## What the task asks
Work through the listing below, copying each line that carries the word "designed".

## Material for the task
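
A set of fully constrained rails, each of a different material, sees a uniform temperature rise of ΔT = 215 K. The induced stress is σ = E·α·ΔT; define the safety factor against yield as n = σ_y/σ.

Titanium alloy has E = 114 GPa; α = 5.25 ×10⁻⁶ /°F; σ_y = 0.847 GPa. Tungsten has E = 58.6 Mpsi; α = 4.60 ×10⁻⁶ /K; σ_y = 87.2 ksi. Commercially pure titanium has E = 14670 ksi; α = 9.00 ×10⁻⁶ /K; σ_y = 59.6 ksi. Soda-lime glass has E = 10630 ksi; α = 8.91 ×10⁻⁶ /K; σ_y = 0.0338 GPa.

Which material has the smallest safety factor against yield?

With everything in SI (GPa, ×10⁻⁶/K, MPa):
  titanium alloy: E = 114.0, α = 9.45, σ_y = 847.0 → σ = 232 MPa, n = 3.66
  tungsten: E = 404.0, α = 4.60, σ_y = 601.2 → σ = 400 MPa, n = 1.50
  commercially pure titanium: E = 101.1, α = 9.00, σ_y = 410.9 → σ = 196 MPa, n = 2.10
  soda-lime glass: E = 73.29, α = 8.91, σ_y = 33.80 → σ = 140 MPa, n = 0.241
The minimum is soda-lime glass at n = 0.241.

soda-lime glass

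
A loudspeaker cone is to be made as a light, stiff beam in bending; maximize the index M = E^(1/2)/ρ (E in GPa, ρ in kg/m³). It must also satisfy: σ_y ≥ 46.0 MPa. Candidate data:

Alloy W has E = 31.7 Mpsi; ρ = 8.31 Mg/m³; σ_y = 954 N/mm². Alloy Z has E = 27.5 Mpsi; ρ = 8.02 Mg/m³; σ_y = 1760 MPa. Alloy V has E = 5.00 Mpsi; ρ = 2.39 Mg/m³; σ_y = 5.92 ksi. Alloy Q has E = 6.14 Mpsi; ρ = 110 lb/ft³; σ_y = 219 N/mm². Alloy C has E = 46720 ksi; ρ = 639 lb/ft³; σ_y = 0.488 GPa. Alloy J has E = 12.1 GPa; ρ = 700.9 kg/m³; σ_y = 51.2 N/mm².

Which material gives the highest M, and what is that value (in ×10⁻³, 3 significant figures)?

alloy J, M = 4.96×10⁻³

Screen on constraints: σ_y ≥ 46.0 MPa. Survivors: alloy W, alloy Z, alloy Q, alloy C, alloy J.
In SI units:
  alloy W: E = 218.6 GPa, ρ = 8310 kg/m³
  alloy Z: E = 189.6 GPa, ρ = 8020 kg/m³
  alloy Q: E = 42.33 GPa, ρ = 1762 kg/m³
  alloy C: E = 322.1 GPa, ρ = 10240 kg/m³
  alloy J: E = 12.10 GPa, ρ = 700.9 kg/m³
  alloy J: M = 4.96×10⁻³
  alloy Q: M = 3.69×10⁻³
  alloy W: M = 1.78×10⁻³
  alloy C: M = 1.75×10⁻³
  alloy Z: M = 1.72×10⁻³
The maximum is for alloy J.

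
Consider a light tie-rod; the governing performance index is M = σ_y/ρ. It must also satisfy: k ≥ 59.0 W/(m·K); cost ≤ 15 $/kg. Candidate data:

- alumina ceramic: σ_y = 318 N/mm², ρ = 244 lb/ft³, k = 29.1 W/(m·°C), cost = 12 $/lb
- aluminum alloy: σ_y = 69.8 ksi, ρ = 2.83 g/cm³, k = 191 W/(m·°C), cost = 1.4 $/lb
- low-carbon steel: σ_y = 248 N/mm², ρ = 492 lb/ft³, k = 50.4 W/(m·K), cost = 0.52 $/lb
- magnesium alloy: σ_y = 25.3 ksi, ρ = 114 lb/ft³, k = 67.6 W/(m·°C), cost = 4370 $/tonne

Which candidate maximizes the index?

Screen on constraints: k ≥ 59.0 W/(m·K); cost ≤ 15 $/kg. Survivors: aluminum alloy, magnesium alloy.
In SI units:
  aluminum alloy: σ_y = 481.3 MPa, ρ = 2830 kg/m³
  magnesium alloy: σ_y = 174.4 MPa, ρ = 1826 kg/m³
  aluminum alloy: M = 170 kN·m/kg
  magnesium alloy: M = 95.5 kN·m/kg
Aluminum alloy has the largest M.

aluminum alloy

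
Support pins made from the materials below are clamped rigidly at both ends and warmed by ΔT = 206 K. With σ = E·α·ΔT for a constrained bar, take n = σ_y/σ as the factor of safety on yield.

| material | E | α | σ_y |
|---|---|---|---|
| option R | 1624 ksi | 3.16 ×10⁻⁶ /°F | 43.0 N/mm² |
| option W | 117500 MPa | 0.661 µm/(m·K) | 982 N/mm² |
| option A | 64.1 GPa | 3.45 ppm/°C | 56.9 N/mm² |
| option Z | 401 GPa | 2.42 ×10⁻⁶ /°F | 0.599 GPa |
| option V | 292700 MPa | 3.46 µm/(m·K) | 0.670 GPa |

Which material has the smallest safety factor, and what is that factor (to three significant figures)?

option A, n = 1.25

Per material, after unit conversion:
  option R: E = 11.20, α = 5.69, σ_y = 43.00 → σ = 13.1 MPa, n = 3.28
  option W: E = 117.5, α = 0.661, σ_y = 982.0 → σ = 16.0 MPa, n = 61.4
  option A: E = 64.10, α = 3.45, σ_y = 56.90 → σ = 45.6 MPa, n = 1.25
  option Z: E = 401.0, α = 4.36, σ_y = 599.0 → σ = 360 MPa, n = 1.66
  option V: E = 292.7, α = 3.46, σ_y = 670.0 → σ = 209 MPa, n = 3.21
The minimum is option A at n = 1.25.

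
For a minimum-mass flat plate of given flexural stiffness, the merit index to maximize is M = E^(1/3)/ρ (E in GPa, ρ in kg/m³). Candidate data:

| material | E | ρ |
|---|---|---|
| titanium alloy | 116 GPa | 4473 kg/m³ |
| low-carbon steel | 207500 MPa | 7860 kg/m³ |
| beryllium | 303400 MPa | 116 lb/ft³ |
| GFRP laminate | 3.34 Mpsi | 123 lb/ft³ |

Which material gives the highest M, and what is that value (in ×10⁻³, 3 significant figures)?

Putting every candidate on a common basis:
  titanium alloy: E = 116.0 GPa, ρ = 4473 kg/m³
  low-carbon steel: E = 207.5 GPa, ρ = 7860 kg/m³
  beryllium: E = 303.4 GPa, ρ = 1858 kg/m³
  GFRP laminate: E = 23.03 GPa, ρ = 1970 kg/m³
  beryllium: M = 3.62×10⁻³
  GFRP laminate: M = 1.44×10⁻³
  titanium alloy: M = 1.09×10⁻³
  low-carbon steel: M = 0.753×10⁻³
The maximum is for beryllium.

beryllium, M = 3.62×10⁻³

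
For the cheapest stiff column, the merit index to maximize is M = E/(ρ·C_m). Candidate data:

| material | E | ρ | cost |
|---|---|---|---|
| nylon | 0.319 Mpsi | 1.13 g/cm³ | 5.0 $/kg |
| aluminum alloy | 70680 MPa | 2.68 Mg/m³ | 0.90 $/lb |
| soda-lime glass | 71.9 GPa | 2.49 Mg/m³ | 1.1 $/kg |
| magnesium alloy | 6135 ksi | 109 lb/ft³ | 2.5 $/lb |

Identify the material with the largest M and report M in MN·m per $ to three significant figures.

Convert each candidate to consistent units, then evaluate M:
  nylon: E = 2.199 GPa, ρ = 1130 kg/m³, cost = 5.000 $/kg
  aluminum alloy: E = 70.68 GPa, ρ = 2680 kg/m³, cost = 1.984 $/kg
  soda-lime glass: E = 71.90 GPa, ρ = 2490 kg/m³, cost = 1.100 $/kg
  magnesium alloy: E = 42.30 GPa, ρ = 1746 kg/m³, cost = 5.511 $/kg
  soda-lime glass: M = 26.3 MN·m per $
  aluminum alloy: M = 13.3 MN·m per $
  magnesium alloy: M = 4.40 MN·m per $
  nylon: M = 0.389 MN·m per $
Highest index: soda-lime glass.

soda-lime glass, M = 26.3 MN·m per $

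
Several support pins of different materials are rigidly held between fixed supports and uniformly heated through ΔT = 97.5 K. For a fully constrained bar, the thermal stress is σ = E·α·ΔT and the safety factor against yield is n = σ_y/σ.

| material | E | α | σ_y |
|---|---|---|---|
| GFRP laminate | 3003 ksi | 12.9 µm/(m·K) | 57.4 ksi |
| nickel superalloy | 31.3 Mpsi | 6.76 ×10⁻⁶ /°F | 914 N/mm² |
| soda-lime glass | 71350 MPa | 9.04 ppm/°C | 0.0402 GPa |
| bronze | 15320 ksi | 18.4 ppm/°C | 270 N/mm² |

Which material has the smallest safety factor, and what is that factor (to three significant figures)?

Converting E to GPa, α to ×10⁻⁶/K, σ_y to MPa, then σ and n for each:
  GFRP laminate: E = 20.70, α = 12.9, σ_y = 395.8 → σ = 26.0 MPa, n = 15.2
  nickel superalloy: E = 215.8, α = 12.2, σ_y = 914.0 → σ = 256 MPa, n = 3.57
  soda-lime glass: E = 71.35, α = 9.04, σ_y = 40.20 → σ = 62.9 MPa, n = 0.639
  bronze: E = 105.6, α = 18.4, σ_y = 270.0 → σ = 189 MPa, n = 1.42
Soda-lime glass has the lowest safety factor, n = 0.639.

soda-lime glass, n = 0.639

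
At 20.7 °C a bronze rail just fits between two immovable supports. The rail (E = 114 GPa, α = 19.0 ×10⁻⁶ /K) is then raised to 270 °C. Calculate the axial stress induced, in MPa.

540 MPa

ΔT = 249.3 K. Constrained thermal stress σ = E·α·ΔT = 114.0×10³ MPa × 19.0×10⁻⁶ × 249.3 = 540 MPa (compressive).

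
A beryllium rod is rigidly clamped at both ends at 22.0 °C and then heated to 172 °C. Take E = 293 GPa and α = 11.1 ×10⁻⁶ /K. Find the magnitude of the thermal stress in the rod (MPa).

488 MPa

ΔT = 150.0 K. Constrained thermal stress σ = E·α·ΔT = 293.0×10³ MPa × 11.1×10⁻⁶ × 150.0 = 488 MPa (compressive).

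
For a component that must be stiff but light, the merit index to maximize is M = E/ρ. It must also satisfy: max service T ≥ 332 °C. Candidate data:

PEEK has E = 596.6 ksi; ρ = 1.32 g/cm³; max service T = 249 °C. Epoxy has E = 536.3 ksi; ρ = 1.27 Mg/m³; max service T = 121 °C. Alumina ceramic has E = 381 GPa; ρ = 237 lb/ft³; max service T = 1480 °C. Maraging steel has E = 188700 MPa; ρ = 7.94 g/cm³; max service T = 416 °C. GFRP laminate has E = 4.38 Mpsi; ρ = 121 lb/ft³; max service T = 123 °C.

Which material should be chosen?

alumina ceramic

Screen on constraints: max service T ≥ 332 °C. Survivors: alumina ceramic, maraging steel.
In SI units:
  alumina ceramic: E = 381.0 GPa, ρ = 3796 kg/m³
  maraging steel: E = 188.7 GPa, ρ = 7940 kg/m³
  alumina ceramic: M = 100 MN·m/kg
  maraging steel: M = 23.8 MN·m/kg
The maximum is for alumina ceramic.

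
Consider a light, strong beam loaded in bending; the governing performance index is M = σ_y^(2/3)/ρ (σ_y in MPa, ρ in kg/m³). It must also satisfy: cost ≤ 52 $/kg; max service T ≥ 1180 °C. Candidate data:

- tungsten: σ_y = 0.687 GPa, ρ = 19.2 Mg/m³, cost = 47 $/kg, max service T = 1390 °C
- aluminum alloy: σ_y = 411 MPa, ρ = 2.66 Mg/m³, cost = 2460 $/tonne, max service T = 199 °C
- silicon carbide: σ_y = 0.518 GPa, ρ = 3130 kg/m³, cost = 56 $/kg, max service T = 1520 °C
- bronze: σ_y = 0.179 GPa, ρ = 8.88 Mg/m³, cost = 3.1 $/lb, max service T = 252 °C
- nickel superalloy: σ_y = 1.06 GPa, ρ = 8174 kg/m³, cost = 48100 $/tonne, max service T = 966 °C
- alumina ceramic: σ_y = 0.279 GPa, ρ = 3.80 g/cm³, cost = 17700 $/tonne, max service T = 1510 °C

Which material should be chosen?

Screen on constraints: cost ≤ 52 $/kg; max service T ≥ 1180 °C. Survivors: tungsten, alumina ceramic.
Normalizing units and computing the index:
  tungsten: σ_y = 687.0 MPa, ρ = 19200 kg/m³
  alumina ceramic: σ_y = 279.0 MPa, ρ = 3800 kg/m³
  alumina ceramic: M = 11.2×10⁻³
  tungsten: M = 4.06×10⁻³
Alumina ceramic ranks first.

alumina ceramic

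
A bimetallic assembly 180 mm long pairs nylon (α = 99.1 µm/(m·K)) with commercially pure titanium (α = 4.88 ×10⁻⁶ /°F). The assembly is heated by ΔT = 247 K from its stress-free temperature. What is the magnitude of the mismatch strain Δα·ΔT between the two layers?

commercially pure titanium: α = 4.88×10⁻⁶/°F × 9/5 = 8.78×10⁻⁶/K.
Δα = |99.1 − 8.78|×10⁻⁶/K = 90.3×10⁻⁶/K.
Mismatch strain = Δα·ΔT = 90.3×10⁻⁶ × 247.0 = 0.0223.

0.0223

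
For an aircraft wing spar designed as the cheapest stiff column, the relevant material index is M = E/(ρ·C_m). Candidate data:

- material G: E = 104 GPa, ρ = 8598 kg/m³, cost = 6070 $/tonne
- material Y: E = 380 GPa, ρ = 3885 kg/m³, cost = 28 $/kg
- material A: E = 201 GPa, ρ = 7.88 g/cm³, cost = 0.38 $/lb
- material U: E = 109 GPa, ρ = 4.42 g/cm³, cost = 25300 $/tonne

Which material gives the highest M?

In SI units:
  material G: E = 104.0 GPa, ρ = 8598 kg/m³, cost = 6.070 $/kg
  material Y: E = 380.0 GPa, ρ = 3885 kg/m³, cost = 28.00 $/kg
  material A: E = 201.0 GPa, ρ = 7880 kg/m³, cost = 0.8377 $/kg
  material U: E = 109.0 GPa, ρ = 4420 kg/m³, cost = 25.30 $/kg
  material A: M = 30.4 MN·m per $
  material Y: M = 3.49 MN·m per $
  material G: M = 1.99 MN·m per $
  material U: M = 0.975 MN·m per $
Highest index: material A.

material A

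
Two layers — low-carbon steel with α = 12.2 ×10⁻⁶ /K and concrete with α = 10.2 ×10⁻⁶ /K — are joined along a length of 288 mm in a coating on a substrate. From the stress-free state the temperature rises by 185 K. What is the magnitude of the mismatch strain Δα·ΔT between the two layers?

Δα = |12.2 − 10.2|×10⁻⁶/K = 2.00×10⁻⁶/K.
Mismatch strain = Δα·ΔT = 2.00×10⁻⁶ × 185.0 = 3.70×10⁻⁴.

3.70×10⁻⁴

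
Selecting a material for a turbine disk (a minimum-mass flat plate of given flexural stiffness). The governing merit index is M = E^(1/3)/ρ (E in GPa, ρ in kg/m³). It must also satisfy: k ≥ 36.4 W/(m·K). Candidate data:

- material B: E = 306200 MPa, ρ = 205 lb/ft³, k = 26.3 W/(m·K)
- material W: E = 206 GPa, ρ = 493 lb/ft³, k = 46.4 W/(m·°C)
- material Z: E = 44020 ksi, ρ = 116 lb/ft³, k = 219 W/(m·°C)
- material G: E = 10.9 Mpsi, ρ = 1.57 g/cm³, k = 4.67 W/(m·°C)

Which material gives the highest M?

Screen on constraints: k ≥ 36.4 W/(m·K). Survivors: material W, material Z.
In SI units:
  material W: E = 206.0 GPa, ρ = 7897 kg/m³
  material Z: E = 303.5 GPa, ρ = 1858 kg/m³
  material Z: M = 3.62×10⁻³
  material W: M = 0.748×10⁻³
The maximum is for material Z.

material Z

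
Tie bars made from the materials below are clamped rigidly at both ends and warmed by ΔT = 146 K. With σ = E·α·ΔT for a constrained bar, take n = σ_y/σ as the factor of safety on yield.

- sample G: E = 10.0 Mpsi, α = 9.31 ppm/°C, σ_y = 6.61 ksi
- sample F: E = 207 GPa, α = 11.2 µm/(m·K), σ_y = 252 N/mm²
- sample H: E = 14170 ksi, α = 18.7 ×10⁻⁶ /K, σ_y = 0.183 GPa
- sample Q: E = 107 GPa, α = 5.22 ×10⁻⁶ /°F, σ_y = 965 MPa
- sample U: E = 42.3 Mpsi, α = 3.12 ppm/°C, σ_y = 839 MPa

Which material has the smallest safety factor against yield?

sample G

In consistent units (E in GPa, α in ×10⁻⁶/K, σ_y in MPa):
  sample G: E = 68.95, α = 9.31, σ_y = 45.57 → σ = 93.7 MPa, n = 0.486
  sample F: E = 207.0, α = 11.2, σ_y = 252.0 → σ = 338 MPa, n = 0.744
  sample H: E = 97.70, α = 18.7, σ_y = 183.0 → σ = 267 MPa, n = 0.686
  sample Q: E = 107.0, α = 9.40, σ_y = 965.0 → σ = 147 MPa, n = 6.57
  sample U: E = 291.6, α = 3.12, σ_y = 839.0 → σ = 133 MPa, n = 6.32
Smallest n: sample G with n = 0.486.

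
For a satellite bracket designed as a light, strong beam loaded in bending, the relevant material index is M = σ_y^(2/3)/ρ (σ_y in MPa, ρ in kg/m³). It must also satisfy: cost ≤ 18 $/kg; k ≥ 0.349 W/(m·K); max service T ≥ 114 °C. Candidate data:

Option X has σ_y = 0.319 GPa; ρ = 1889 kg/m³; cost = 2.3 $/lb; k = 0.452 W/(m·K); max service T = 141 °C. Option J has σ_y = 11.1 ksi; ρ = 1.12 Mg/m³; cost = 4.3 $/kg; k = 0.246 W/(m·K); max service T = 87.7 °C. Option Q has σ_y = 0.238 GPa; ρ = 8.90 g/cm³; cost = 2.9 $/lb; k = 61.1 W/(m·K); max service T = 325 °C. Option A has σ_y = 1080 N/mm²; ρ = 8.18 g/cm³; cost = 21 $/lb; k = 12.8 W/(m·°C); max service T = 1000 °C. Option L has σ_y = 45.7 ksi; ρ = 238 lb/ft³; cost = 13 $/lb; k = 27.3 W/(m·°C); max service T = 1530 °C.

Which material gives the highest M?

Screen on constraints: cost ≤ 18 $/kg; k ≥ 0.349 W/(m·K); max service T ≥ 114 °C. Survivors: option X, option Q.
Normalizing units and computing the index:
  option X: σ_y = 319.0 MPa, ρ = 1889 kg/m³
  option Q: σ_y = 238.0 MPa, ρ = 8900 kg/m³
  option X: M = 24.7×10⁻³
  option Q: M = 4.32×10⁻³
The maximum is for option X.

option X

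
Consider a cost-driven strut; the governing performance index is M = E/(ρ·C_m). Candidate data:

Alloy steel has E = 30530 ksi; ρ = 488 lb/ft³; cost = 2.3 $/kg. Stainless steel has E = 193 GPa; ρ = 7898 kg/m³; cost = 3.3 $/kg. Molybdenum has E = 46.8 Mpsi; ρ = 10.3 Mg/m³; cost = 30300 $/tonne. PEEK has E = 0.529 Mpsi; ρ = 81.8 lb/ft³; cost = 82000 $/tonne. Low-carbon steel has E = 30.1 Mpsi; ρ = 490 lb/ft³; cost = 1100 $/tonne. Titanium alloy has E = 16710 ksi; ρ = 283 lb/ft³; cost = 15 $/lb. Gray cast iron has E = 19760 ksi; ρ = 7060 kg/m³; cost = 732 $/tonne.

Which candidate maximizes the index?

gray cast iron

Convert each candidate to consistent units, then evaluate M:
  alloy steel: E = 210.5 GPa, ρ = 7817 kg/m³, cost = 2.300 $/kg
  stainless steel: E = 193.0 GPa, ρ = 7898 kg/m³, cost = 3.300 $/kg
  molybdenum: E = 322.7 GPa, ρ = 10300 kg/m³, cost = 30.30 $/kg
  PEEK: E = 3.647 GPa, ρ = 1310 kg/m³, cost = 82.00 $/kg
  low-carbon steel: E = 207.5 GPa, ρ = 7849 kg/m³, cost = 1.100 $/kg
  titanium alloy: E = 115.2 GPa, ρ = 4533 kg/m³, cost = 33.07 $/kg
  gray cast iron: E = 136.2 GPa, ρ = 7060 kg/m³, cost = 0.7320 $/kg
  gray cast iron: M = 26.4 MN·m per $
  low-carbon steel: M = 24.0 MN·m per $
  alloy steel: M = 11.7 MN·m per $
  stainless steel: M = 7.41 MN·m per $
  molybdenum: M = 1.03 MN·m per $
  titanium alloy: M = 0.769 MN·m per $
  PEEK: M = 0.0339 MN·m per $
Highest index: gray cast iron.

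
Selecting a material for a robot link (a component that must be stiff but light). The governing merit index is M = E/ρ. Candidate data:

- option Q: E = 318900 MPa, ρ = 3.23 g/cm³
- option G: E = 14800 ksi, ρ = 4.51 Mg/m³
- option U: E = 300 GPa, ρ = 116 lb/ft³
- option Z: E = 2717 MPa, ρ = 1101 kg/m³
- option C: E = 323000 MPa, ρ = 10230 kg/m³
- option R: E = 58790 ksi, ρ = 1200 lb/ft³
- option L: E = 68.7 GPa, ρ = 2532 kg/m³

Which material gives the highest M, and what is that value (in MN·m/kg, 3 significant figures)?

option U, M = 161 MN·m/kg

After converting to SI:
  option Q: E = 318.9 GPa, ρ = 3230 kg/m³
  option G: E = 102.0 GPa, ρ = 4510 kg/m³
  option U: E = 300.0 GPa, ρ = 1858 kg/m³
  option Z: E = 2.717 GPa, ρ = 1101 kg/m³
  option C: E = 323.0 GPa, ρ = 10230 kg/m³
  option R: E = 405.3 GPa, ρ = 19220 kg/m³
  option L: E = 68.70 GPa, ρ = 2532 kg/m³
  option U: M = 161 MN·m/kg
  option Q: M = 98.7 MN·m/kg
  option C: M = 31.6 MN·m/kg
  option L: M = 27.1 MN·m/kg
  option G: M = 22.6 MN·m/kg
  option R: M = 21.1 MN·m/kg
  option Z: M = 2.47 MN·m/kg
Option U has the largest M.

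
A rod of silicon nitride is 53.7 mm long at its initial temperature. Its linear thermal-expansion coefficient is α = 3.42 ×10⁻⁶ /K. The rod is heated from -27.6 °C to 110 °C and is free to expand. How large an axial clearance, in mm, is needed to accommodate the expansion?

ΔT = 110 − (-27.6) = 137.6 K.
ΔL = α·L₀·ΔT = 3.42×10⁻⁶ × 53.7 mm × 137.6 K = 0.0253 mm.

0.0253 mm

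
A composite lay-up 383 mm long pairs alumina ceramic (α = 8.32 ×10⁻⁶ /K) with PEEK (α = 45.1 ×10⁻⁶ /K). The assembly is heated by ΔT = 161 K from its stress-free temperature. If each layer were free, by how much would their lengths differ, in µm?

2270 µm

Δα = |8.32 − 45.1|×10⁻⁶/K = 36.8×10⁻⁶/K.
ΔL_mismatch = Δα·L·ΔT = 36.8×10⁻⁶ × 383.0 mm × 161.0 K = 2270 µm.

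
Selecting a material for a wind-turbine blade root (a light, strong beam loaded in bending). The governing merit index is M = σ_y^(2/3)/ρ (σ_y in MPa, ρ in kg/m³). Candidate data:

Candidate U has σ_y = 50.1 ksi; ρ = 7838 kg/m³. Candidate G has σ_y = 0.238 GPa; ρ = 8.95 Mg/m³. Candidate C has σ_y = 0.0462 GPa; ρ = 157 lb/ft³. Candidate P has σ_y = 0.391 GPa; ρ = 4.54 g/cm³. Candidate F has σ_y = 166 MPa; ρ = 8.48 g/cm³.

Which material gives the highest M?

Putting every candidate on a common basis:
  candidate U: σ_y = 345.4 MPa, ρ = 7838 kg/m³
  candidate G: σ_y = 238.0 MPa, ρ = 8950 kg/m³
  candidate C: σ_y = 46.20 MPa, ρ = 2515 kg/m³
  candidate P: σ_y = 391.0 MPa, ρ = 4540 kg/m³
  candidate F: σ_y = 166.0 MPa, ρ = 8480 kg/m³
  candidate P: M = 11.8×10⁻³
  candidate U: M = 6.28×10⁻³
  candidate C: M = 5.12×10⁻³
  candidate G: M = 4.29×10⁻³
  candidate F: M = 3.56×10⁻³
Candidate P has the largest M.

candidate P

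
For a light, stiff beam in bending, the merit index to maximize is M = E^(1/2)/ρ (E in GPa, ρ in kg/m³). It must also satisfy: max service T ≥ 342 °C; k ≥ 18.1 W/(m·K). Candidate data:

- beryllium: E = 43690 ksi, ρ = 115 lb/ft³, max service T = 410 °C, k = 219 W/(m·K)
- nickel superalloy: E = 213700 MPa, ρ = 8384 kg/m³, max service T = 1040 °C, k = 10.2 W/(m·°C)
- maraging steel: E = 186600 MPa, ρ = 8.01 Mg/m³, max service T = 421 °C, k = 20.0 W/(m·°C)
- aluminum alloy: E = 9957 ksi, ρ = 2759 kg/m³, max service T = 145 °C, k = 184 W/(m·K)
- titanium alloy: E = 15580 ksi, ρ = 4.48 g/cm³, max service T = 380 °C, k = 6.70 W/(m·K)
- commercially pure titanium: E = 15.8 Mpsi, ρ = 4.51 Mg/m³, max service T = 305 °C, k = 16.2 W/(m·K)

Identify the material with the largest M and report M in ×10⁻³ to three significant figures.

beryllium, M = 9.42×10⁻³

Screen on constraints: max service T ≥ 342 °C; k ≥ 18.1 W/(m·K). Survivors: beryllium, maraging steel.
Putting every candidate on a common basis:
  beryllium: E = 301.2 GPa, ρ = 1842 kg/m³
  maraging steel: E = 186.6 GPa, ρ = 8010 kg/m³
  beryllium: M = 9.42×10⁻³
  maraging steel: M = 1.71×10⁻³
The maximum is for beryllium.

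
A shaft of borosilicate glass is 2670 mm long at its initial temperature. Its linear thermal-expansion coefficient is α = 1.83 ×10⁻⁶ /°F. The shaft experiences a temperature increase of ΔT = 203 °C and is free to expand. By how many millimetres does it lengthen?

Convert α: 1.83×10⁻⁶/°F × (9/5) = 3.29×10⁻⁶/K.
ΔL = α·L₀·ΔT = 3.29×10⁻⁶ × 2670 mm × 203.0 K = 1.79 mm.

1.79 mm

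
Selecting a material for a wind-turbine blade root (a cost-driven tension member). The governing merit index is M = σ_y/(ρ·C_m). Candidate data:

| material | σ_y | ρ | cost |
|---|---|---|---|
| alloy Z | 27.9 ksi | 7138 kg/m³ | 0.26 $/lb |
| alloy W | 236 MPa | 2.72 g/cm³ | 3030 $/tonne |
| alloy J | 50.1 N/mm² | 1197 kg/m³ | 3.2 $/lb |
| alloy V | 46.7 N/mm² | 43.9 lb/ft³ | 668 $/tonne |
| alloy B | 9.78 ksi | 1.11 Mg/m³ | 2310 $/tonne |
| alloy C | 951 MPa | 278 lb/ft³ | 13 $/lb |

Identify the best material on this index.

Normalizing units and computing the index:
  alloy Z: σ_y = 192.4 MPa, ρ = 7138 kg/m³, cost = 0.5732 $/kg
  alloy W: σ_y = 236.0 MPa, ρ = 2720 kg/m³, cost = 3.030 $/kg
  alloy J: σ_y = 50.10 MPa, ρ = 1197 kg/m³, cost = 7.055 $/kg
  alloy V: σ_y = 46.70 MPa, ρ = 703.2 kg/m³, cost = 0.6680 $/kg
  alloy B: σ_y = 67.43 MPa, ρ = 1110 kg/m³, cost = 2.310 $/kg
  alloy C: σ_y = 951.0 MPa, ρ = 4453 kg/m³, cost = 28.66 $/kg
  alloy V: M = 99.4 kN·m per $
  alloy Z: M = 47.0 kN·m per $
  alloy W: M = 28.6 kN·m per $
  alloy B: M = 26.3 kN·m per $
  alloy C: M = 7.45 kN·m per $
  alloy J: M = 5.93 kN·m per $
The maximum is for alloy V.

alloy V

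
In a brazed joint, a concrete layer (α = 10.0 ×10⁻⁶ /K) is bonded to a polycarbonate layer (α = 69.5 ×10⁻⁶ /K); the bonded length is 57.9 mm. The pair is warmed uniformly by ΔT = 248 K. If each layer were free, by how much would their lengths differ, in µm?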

## Task solution
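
For an aircraft wing spar designed as the cheapest stiff column, the relevant material index is M = E/(ρ·C_m). Candidate data:
For a satellite bracket designed as a light, strong beam loaded in bending, the relevant material index is M = σ_y^(2/3)/ρ (σ_y in MPa, ρ in kg/m³). It must also satisfy: cost ≤ 18 $/kg; k ≥ 0.349 W/(m·K); max service T ≥ 114 °C. Candidate data: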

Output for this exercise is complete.